◆ Task goal ◆
Repeat only the stretch of lines below that runs from the line with "On what day" through the line with "What day of the week is October 19, 1940?", unaltered.

Collected data
════════

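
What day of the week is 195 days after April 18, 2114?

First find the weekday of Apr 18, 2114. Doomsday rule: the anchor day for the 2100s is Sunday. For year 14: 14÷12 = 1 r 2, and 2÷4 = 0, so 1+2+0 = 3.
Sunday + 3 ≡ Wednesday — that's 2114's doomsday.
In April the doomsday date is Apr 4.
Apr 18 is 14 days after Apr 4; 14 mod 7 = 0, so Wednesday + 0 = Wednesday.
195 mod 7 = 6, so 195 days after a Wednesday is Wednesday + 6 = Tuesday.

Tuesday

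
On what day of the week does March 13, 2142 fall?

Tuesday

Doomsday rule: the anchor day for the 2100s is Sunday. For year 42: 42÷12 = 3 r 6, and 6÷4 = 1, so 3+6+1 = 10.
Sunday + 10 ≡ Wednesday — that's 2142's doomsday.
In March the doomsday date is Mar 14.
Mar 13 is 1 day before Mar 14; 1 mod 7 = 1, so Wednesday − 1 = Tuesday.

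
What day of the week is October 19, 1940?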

════════

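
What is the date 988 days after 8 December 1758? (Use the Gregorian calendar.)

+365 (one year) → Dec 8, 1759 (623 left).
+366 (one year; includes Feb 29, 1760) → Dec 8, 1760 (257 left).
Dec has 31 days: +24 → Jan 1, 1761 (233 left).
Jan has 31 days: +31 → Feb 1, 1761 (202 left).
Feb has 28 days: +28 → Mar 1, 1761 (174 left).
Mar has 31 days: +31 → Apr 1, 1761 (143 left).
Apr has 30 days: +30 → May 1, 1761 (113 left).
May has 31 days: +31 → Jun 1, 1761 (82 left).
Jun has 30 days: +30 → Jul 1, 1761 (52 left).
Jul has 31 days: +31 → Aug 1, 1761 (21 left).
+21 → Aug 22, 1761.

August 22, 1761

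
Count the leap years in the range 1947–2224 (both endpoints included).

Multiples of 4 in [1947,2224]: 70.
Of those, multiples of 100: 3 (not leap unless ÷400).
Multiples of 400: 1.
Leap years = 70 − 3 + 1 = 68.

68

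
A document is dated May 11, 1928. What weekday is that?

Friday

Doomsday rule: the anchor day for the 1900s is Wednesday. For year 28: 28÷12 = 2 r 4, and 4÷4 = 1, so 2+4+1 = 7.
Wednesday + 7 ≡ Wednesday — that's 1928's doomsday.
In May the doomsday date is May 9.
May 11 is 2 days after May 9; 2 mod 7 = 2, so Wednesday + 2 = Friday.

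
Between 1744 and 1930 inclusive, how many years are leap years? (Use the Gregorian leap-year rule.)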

════════

◆ Problem solution ◆
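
On what day of the week does March 13, 2142 fall?

Tuesday

Doomsday rule: the anchor day for the 2100s is Sunday. For year 42: 42÷12 = 3 r 6, and 6÷4 = 1, so 3+6+1 = 10.
Sunday + 10 ≡ Wednesday — that's 2142's doomsday.
In March the doomsday date is Mar 14.
Mar 13 is 1 day before Mar 14; 1 mod 7 = 1, so Wednesday − 1 = Tuesday.

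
What day of the week is October 19, 1940?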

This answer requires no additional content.